▶ **ACTION ITEM**: Where the records below show a line containing "Given the structure encoded as SMILES: OC1C(C)CC(C)C(C)C1O", start copying; end with the line containing "[SH]c1cc(OC)ccc1C=O", and copy it too.

▶ **DATA EXTRACT**:
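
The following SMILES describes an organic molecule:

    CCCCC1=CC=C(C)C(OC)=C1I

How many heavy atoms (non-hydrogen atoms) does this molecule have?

14

Every atom symbol written in the SMILES (organic subset) is one heavy atom; implicit H are not written.
Heavy atoms by element → C:12, I:1, O:1.
Total: 14.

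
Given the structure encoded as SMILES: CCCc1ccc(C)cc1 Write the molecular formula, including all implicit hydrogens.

Walk through each heavy atom and fill implicit hydrogens from standard valence (C 4, N 3, O 2, S 2, halogen 1); for lowercase aromatic atoms, an aromatic c carries 1 H when it has two neighbours and 0 H with three, and aromatic n carries 0 H:
  atom 1: C, bond orders sum to 1 (valence 4) → 3 H
  atom 2: C, bond orders sum to 2 (valence 4) → 2 H
  atom 3: C, bond orders sum to 2 (valence 4) → 2 H
  atom 4: aromatic c, 3 neighbours → 0 H
  atom 5: aromatic c, 2 neighbours → 1 H
  atom 6: aromatic c, 2 neighbours → 1 H
  atom 7: aromatic c, 3 neighbours → 0 H
  atom 8: C, bond orders sum to 1 (valence 4) → 3 H
  atom 9: aromatic c, 2 neighbours → 1 H
  atom 10: aromatic c, 2 neighbours → 1 H
Totals → C:10, H:14.

C10H14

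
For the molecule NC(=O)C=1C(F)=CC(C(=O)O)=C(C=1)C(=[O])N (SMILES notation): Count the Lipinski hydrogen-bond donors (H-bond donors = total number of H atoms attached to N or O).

5

Donors: find every N or O and count the H atoms it carries.
  atom 1 (N): bond orders sum to 1 → 2 H
  atom 3 (O): bond orders sum to 2 → 0 H
  atom 10 (O): bond orders sum to 2 → 0 H
  atom 11 (O): bond orders sum to 1 → 1 H
  atom 15 (O): bond orders sum to 2 → 0 H
  atom 16 (N): bond orders sum to 1 → 2 H
Lipinski HBD = 5.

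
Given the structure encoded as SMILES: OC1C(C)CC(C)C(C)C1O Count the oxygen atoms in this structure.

Scan the SMILES for O atoms (remember two-letter symbols like Cl and Br are single atoms).
Oxygen count: 2.

2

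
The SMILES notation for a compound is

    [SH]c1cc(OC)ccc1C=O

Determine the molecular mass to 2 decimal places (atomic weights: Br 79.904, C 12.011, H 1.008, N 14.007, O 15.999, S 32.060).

168.21 g/mol

First, the molecular formula is C8H8O2S (counting implicit H from valence).
  C: 8 × 12.011 = 96.088
  H: 8 × 1.008 = 8.064
  O: 2 × 15.999 = 31.998
  S: 1 × 32.060 = 32.060
Sum: 8×12.011 + 8×1.008 + 2×15.999 + 1×32.060 = 168.210 → 168.21 g/mol.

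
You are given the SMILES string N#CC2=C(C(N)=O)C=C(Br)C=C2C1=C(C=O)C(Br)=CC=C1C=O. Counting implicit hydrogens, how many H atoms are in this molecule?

Walk through each heavy atom and fill implicit hydrogens from standard valence (C 4, N 3, O 2, S 2, halogen 1):
  atom 1: N, bond orders sum to 3 (valence 3) → 0 H
  atom 2: C, bond orders sum to 4 (valence 4) → 0 H
  atom 3: C, bond orders sum to 4 (valence 4) → 0 H
  atom 4: C, bond orders sum to 4 (valence 4) → 0 H
  atom 5: C, bond orders sum to 4 (valence 4) → 0 H
  atom 6: N, bond orders sum to 1 (valence 3) → 2 H
  atom 7: O, bond orders sum to 2 (valence 2) → 0 H
  atom 8: C, bond orders sum to 3 (valence 4) → 1 H
  atom 9: C, bond orders sum to 4 (valence 4) → 0 H
  atom 10: Br (halogen, monovalent) → 0 H
  atom 11: C, bond orders sum to 3 (valence 4) → 1 H
  atom 12: C, bond orders sum to 4 (valence 4) → 0 H
  atom 13: C, bond orders sum to 4 (valence 4) → 0 H
  atom 14: C, bond orders sum to 4 (valence 4) → 0 H
  atom 15: C, bond orders sum to 3 (valence 4) → 1 H
  atom 16: O, bond orders sum to 2 (valence 2) → 0 H
  atom 17: C, bond orders sum to 4 (valence 4) → 0 H
  atom 18: Br (halogen, monovalent) → 0 H
  atom 19: C, bond orders sum to 3 (valence 4) → 1 H
  atom 20: C, bond orders sum to 3 (valence 4) → 1 H
  atom 21: C, bond orders sum to 4 (valence 4) → 0 H
  atom 22: C, bond orders sum to 3 (valence 4) → 1 H
  atom 23: O, bond orders sum to 2 (valence 2) → 0 H
Total hydrogens: 8.

8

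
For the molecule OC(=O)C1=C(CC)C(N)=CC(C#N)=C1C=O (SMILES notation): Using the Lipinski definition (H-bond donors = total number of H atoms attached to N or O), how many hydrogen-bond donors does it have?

Donors: find every N or O and count the H atoms it carries.
  atom 1 (O): bond orders sum to 1 → 1 H
  atom 3 (O): bond orders sum to 2 → 0 H
  atom 9 (N): bond orders sum to 1 → 2 H
  atom 13 (N): bond orders sum to 3 → 0 H
  atom 16 (O): bond orders sum to 2 → 0 H
Lipinski HBD = 3.

3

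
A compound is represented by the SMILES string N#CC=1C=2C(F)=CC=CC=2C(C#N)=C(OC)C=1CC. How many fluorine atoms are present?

Scan the SMILES for F atoms (remember two-letter symbols like Cl and Br are single atoms).
Fluorine count: 1.

1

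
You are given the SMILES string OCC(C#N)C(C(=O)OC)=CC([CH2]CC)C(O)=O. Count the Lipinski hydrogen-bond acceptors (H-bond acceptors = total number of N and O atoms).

N atoms: 1; O atoms: 5.
Lipinski HBA = 1 + 5 = 6.

6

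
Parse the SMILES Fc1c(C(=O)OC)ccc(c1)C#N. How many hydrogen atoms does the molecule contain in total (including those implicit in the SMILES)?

Walk through each heavy atom and fill implicit hydrogens from standard valence (C 4, N 3, O 2, S 2, halogen 1); for lowercase aromatic atoms, an aromatic c carries 1 H when it has two neighbours and 0 H with three, and aromatic n carries 0 H:
  atom 1: F (halogen, monovalent) → 0 H
  atom 2: aromatic c, 3 neighbours → 0 H
  atom 3: aromatic c, 3 neighbours → 0 H
  atom 4: C, bond orders sum to 4 (valence 4) → 0 H
  atom 5: O, bond orders sum to 2 (valence 2) → 0 H
  atom 6: O, bond orders sum to 2 (valence 2) → 0 H
  atom 7: C, bond orders sum to 1 (valence 4) → 3 H
  atom 8: aromatic c, 2 neighbours → 1 H
  atom 9: aromatic c, 2 neighbours → 1 H
  atom 10: aromatic c, 3 neighbours → 0 H
  atom 11: aromatic c, 2 neighbours → 1 H
  atom 12: C, bond orders sum to 4 (valence 4) → 0 H
  atom 13: N, bond orders sum to 3 (valence 3) → 0 H
Total hydrogens: 6.

6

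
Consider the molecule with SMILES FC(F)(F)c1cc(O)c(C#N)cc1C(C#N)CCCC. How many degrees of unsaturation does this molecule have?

8

Molecular formula: C14H13F3N2O.
DoU = (2C + 2 + N − H − X) / 2, where X is the halogen count and O/S are ignored.
    = (2·14 + 2 + 2 − 13 − 3) / 2 = 16 / 2 = 8.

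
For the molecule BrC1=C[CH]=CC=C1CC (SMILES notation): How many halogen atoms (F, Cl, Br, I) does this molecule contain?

1

Halogen atoms appear at heavy-atom position 1 (1×Br).
Halogen count: 1.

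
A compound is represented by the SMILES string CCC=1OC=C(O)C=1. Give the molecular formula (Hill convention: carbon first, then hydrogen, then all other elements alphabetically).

C6H8O2

Walk through each heavy atom and fill implicit hydrogens from standard valence (C 4, N 3, O 2, S 2, halogen 1):
  atom 1: C, bond orders sum to 1 (valence 4) → 3 H
  atom 2: C, bond orders sum to 2 (valence 4) → 2 H
  atom 3: C, bond orders sum to 4 (valence 4) → 0 H
  atom 4: O, bond orders sum to 2 (valence 2) → 0 H
  atom 5: C, bond orders sum to 3 (valence 4) → 1 H
  atom 6: C, bond orders sum to 4 (valence 4) → 0 H
  atom 7: O, bond orders sum to 1 (valence 2) → 1 H
  atom 8: C, bond orders sum to 3 (valence 4) → 1 H
Totals → C:6, H:8, O:2.
In Hill order: C6H8O2.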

▶ **COMPLETED EXERCISE**:
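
Given the structure encoded as SMILES: OC1C(C)CC(C)C(C)C1O Count the oxygen atoms in this structure.

Scan the SMILES for O atoms (remember two-letter symbols like Cl and Br are single atoms).
Oxygen count: 2.

2

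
The SMILES notation for a compound is

    [SH]c1cc(OC)ccc1C=O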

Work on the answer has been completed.